- [Saved data entries]
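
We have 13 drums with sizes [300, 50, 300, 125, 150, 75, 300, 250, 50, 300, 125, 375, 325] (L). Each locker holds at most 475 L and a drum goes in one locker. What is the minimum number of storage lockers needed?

Total = 375 + 325 + 300 + 300 + 300 + 300 + 250 + 150 + 125 + 125 + 75 + 50 + 50 = 2725 L.
Lower bound: ⌈2725/475⌉ = 6 storage lockers.
Also, 7 drums each exceed 475/2 L, and no two of those can share a locker, so at least 7 storage lockers are needed.
A packing using 7 storage lockers:
  locker 1: 375 + 75 = 450
  locker 2: 325 + 150 = 475
  locker 3: 300 + 125 + 50 = 475
  locker 4: 300 + 125 + 50 = 475
  locker 5: 300 = 300
  locker 6: 300 = 300
  locker 7: 250 = 250
This matches the lower bound, so 7 is optimal.

7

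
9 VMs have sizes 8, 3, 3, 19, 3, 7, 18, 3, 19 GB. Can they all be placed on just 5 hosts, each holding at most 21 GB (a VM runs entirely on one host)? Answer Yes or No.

Yes

A valid assignment using 5 hosts:
  host 1: 19 = 19
  host 2: 19 = 19
  host 3: 18 + 3 = 21
  host 4: 8 + 7 + 3 + 3 = 21
  host 5: 3 = 3
Every load is within 21 GB, so 5 hosts suffice.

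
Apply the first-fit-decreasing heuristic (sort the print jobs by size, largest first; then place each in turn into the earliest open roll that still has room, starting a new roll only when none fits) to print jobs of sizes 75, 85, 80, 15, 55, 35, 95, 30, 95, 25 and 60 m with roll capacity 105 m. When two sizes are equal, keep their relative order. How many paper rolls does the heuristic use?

7

Sorted descending: 95, 95, 85, 80, 75, 60, 55, 35, 30, 25, 15.
  95 → roll 1 (new)  [load 95/105]
  95 → roll 2 (new)  [load 95/105]
  85 → roll 3 (new)  [load 85/105]
  80 → roll 4 (new)  [load 80/105]
  75 → roll 5 (new)  [load 75/105]
  60 → roll 6 (new)  [load 60/105]
  55 → roll 7 (new)  [load 55/105]
  35 → roll 6  [load 95/105]
  30 → roll 5  [load 105/105]
  25 → roll 4  [load 105/105]
  15 → roll 3  [load 100/105]
7 paper rolls opened.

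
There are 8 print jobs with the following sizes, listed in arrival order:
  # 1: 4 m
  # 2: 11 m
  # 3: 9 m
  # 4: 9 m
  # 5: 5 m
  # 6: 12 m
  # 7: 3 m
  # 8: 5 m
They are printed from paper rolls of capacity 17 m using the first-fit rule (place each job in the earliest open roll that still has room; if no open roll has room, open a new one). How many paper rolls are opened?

4

  4 → roll 1 (new)  [load 4/17]
  11 → roll 1  [load 15/17]
  9 → roll 2 (new)  [load 9/17]
  9 → roll 3 (new)  [load 9/17]
  5 → roll 2  [load 14/17]
  12 → roll 4 (new)  [load 12/17]
  3 → roll 2  [load 17/17]
  5 → roll 3  [load 14/17]
4 paper rolls opened.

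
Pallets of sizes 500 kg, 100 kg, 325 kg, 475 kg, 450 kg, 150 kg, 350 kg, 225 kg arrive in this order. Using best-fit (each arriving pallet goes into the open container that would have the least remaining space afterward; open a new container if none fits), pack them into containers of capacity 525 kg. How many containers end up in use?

6

  500 → container 1 (new)  [load 500/525]
  100 → container 2 (new)  [load 100/525]
  325 → container 2  [load 425/525]
  475 → container 3 (new)  [load 475/525]
  450 → container 4 (new)  [load 450/525]
  150 → container 5 (new)  [load 150/525]
  350 → container 5  [load 500/525]
  225 → container 6 (new)  [load 225/525]
6 containers opened.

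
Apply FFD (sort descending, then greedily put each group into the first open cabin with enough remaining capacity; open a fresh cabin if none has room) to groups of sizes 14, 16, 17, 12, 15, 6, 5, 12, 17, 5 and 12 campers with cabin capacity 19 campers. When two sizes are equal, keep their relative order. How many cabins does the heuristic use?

Sorted descending: 17, 17, 16, 15, 14, 12, 12, 12, 6, 5, 5.
  17 → cabin 1 (new)  [load 17/19]
  17 → cabin 2 (new)  [load 17/19]
  16 → cabin 3 (new)  [load 16/19]
  15 → cabin 4 (new)  [load 15/19]
  14 → cabin 5 (new)  [load 14/19]
  12 → cabin 6 (new)  [load 12/19]
  12 → cabin 7 (new)  [load 12/19]
  12 → cabin 8 (new)  [load 12/19]
  6 → cabin 6  [load 18/19]
  5 → cabin 5  [load 19/19]
  5 → cabin 7  [load 17/19]
8 cabins opened.

8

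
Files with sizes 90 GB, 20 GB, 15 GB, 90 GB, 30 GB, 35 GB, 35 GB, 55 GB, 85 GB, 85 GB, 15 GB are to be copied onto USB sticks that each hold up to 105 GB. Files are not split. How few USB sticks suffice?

6

Total = 90 + 90 + 85 + 85 + 55 + 35 + 35 + 30 + 20 + 15 + 15 = 555 GB.
Lower bound: ⌈555/105⌉ = 6 USB sticks.
A packing using 6 USB sticks:
  USB stick 1: 90 + 15 = 105
  USB stick 2: 90 + 15 = 105
  USB stick 3: 85 + 20 = 105
  USB stick 4: 85 = 85
  USB stick 5: 55 + 35 = 90
  USB stick 6: 35 + 30 = 65
This matches the lower bound, so 6 is optimal.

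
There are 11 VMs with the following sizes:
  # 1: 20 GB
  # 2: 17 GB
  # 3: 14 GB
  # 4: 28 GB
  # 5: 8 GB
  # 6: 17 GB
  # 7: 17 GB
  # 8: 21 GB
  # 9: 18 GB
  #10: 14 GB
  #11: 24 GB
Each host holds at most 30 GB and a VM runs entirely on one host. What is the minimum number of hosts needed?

9

Total = 28 + 24 + 21 + 20 + 18 + 17 + 17 + 17 + 14 + 14 + 8 = 198 GB.
Lower bound: ⌈198/30⌉ = 7 hosts.
Also, 8 VMs each exceed 15 GB, and no two of those can share a host, so at least 8 hosts are needed.
A packing using 9 hosts:
  host 1: 28 = 28
  host 2: 24 = 24
  host 3: 21 + 8 = 29
  host 4: 20 = 20
  host 5: 18 = 18
  host 6: 17 = 17
  host 7: 17 = 17
  host 8: 17 = 17
  host 9: 14 + 14 = 28
No arrangement into 8 hosts stays within capacity, so 9 is optimal.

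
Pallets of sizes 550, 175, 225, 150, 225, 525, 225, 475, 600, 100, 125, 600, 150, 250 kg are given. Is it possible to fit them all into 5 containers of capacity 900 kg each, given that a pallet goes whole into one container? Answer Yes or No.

A valid assignment using 5 containers:
  container 1: 600 + 250 = 850
  container 2: 600 + 225 = 825
  container 3: 550 + 225 + 125 = 900
  container 4: 525 + 225 + 150 = 900
  container 5: 475 + 175 + 150 + 100 = 900
Every load is within 900 kg, so 5 containers suffice.

Yes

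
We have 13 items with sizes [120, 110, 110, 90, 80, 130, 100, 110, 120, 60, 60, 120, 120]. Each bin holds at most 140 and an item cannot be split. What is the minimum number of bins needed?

12

Total = 130 + 120 + 120 + 120 + 120 + 110 + 110 + 110 + 100 + 90 + 80 + 60 + 60 = 1330.
Lower bound: ⌈1330/140⌉ = 10 bins.
Also, 11 items each exceed 70, and no two of those can share a bin, so at least 11 bins are needed.
A packing using 12 bins:
  bin 1: 130 = 130
  bin 2: 120 = 120
  bin 3: 120 = 120
  bin 4: 120 = 120
  bin 5: 120 = 120
  bin 6: 110 = 110
  bin 7: 110 = 110
  bin 8: 110 = 110
  bin 9: 100 = 100
  bin 10: 90 = 90
  bin 11: 80 + 60 = 140
  bin 12: 60 = 60
No arrangement into 11 bins stays within capacity, so 12 is optimal.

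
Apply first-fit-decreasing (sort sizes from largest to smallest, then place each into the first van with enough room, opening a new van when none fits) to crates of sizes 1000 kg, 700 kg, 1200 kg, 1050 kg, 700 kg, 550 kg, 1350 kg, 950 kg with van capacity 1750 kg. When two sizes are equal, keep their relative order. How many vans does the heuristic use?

Sorted descending: 1350, 1200, 1050, 1000, 950, 700, 700, 550.
  1350 → van 1 (new)  [load 1350/1750]
  1200 → van 2 (new)  [load 1200/1750]
  1050 → van 3 (new)  [load 1050/1750]
  1000 → van 4 (new)  [load 1000/1750]
  950 → van 5 (new)  [load 950/1750]
  700 → van 3  [load 1750/1750]
  700 → van 4  [load 1700/1750]
  550 → van 2  [load 1750/1750]
5 vans opened.

5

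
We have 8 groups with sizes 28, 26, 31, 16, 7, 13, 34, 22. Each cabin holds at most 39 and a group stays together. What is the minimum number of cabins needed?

Total = 34 + 31 + 28 + 26 + 22 + 16 + 13 + 7 = 177.
Lower bound: ⌈177/39⌉ = 5 cabins.
A packing using 5 cabins:
  cabin 1: 34 = 34
  cabin 2: 31 + 7 = 38
  cabin 3: 28 = 28
  cabin 4: 26 + 13 = 39
  cabin 5: 22 + 16 = 38
This matches the lower bound, so 5 is optimal.

5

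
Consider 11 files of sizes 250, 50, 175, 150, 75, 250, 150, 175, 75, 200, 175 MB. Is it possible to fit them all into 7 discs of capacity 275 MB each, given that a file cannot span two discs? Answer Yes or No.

No

Total = 1725 MB; ⌈1725/275⌉ = 7.
8 files each exceed half the capacity and cannot share a disc, forcing at least 8 discs.
At least 8 discs are required, but only 7 are allowed.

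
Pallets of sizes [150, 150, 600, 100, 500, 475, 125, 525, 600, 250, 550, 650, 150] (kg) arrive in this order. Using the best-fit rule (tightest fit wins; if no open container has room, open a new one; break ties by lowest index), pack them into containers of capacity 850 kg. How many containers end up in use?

7

  150 → container 1 (new)  [load 150/850]
  150 → container 1  [load 300/850]
  600 → container 2 (new)  [load 600/850]
  100 → container 2  [load 700/850]
  500 → container 1  [load 800/850]
  475 → container 3 (new)  [load 475/850]
  125 → container 2  [load 825/850]
  525 → container 4 (new)  [load 525/850]
  600 → container 5 (new)  [load 600/850]
  250 → container 5  [load 850/850]
  550 → container 6 (new)  [load 550/850]
  650 → container 7 (new)  [load 650/850]
  150 → container 7  [load 800/850]
7 containers opened.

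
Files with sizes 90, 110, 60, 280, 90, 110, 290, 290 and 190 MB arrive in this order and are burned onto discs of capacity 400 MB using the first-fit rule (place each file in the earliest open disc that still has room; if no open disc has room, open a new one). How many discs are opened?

  90 → disc 1 (new)  [load 90/400]
  110 → disc 1  [load 200/400]
  60 → disc 1  [load 260/400]
  280 → disc 2 (new)  [load 280/400]
  90 → disc 1  [load 350/400]
  110 → disc 2  [load 390/400]
  290 → disc 3 (new)  [load 290/400]
  290 → disc 4 (new)  [load 290/400]
  190 → disc 5 (new)  [load 190/400]
5 discs opened.

5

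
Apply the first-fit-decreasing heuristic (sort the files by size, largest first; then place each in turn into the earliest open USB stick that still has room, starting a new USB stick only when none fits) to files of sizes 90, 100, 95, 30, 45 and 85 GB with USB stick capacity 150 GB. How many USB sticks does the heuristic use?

4

Sorted descending: 100, 95, 90, 85, 45, 30.
  100 → USB stick 1 (new)  [load 100/150]
  95 → USB stick 2 (new)  [load 95/150]
  90 → USB stick 3 (new)  [load 90/150]
  85 → USB stick 4 (new)  [load 85/150]
  45 → USB stick 1  [load 145/150]
  30 → USB stick 2  [load 125/150]
4 USB sticks opened.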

- [EXERCISE OBJECTIVE] Look through the records above for the string "There", then copy every line that has it.

- [THE ANSWER]
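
There are 8 print jobs with the following sizes, listed in arrival order:
There are 11 VMs with the following sizes: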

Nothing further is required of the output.